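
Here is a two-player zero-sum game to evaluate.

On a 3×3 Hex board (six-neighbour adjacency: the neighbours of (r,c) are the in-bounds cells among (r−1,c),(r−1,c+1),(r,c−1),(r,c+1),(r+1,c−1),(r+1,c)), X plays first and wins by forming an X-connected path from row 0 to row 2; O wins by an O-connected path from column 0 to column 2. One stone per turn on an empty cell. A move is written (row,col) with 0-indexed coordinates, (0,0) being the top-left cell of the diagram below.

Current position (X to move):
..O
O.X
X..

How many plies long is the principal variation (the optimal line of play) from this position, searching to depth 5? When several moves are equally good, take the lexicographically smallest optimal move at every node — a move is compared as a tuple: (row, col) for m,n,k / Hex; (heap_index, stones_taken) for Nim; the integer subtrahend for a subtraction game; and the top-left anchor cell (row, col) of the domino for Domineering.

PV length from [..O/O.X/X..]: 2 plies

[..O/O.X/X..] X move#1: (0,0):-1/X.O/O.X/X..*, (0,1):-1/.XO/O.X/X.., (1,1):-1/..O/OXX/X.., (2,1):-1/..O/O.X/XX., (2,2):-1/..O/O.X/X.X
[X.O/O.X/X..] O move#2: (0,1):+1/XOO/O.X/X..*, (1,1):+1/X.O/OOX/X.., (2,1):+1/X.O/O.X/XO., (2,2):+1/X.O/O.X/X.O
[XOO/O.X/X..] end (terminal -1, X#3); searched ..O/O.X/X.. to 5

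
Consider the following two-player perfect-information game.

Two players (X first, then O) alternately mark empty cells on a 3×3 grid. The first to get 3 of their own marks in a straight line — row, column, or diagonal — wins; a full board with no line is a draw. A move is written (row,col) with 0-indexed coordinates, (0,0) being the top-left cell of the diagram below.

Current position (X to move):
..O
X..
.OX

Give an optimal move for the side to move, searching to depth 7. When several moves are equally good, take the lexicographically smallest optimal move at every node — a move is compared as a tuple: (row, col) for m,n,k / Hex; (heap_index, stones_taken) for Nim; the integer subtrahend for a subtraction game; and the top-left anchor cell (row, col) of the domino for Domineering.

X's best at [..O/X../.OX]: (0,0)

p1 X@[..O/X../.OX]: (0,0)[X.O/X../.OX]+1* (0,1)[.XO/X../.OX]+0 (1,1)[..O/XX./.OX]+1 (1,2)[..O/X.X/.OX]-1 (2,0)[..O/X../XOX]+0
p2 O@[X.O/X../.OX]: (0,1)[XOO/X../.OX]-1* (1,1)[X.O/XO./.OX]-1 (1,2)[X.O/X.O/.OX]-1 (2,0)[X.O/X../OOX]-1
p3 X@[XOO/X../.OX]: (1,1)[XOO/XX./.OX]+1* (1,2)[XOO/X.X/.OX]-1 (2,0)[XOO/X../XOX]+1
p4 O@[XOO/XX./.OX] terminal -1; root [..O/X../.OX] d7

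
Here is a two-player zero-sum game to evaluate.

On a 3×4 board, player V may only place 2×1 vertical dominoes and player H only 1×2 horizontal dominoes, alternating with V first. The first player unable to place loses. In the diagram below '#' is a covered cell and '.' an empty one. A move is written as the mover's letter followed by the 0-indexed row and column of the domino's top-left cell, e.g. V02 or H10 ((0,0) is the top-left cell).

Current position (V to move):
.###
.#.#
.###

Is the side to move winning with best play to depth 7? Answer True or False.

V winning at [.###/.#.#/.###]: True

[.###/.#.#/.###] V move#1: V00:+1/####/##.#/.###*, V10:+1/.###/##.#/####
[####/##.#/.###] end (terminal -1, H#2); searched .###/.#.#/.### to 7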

--

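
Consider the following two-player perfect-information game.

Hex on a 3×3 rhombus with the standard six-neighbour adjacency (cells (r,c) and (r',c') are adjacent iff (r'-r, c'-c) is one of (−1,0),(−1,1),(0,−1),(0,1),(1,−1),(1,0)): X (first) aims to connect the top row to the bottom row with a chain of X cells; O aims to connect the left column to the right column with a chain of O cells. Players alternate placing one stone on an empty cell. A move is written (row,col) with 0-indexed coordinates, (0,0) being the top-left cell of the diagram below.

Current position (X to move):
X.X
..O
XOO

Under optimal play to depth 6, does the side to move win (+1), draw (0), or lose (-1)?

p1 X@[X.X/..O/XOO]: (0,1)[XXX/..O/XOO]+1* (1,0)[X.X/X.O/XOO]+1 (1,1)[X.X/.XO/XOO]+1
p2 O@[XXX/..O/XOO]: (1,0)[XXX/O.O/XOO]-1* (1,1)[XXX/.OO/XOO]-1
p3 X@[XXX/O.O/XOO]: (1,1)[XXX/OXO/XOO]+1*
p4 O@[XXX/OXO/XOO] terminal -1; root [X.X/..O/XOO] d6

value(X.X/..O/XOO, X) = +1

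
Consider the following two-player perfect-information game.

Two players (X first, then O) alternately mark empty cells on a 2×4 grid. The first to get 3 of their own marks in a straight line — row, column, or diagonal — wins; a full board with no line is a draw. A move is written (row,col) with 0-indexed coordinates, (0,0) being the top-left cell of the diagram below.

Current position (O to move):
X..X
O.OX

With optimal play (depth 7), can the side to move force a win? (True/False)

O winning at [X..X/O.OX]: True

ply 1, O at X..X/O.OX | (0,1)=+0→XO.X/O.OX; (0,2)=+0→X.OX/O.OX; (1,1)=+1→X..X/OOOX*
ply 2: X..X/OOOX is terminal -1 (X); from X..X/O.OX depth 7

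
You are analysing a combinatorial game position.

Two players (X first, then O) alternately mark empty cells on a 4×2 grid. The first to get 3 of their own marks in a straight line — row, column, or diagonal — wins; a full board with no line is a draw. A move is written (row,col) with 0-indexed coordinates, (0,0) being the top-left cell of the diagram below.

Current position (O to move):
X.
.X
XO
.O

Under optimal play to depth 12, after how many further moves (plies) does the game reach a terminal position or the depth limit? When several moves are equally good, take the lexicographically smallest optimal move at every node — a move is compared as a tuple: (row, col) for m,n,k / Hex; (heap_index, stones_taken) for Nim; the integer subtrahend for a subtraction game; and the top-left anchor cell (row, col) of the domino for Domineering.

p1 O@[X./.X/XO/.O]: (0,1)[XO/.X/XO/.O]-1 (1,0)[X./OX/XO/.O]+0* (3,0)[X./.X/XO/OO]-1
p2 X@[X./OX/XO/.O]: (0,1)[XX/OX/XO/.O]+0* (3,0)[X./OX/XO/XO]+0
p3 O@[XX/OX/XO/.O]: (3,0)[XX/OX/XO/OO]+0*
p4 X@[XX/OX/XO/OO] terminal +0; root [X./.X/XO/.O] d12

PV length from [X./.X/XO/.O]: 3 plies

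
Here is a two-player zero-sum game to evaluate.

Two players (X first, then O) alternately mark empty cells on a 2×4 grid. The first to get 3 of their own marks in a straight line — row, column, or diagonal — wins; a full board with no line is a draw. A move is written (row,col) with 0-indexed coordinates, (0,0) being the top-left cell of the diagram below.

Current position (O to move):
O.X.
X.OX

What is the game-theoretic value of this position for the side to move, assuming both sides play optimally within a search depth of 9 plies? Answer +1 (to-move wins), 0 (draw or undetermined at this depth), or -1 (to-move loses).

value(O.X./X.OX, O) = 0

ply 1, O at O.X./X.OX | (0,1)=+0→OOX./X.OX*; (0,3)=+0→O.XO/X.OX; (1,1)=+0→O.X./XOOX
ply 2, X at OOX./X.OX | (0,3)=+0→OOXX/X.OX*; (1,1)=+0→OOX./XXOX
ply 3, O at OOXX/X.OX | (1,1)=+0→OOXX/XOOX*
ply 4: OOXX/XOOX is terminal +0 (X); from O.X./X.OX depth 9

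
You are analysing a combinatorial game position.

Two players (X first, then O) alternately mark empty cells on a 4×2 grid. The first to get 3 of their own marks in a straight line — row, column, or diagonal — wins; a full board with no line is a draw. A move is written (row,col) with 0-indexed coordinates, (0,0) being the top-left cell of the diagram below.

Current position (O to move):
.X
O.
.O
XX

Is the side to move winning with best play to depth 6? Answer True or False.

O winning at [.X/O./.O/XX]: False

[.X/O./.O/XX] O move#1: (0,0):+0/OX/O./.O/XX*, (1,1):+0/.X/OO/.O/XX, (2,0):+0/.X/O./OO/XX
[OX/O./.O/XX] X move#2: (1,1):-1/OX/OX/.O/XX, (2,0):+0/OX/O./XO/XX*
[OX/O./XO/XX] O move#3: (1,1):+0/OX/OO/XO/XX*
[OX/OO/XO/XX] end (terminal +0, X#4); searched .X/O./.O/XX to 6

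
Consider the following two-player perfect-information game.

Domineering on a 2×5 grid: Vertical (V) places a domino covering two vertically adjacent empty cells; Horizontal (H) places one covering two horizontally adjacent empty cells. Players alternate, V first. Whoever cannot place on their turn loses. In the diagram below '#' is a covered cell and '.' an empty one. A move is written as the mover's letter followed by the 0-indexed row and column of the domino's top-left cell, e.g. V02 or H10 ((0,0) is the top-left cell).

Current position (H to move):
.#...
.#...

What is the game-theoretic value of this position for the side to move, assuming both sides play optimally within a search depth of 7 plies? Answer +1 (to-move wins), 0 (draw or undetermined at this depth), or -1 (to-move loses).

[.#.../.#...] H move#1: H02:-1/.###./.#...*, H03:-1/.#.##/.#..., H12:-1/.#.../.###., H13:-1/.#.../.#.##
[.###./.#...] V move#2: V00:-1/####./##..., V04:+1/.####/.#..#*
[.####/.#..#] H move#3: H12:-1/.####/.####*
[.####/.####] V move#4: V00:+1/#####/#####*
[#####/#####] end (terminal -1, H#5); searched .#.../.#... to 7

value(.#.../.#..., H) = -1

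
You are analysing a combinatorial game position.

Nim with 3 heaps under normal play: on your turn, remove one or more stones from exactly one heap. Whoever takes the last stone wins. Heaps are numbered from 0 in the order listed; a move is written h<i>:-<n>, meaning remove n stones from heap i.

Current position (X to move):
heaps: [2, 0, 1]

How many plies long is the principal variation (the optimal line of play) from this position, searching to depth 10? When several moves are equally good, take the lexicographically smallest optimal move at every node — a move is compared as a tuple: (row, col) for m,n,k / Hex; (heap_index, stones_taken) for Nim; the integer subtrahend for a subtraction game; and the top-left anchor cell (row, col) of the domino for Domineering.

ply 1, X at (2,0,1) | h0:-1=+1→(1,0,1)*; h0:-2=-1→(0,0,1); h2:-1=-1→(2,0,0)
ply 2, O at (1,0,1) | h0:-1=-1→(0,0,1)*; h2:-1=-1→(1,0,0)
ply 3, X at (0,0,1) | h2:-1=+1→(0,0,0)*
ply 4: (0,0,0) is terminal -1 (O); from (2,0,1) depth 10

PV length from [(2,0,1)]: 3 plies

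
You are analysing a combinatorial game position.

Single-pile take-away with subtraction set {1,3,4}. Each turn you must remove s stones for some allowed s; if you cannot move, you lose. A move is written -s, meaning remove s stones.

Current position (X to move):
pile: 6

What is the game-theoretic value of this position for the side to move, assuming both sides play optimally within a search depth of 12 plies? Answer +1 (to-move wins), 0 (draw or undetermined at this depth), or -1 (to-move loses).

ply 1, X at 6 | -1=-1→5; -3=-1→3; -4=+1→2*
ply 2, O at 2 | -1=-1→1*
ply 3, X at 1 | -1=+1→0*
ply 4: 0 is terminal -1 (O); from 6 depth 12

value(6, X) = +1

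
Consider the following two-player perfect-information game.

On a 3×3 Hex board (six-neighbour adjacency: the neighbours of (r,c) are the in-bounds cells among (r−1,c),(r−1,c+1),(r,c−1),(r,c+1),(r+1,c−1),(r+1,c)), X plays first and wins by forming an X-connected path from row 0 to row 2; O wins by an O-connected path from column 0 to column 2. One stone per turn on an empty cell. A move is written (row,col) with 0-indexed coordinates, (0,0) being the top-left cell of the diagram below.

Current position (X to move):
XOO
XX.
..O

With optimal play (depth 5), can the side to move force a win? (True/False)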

-- WORK TO BE COMPLETED --
Filter the lines above, keeping each one that contains the string "adjacent".

-- TASK RESPONSE --
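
Hex on a 3×3 rhombus with the standard six-neighbour adjacency (cells (r,c) and (r',c') are adjacent iff (r'-r, c'-c) is one of (−1,0),(−1,1),(0,−1),(0,1),(1,−1),(1,0)): X (first) aims to connect the top row to the bottom row with a chain of X cells; O aims to connect the left column to the right column with a chain of O cells. Players alternate placing one stone on an empty cell. A move is written (row,col) with 0-indexed coordinates, (0,0) being the top-left cell of the diagram below.
Domineering on a 2×5 grid: Vertical (V) places a domino covering two vertically adjacent empty cells; Horizontal (H) places one covering two horizontally adjacent empty cells. Players alternate, V first. Whoever cannot place on their turn loses. In the diagram below '#' is a covered cell and '.' an empty one. A move is written as the mover's letter followed by the 0-indexed row and column of the domino's top-left cell, e.g. V02 or H10 ((0,0) is the top-left cell).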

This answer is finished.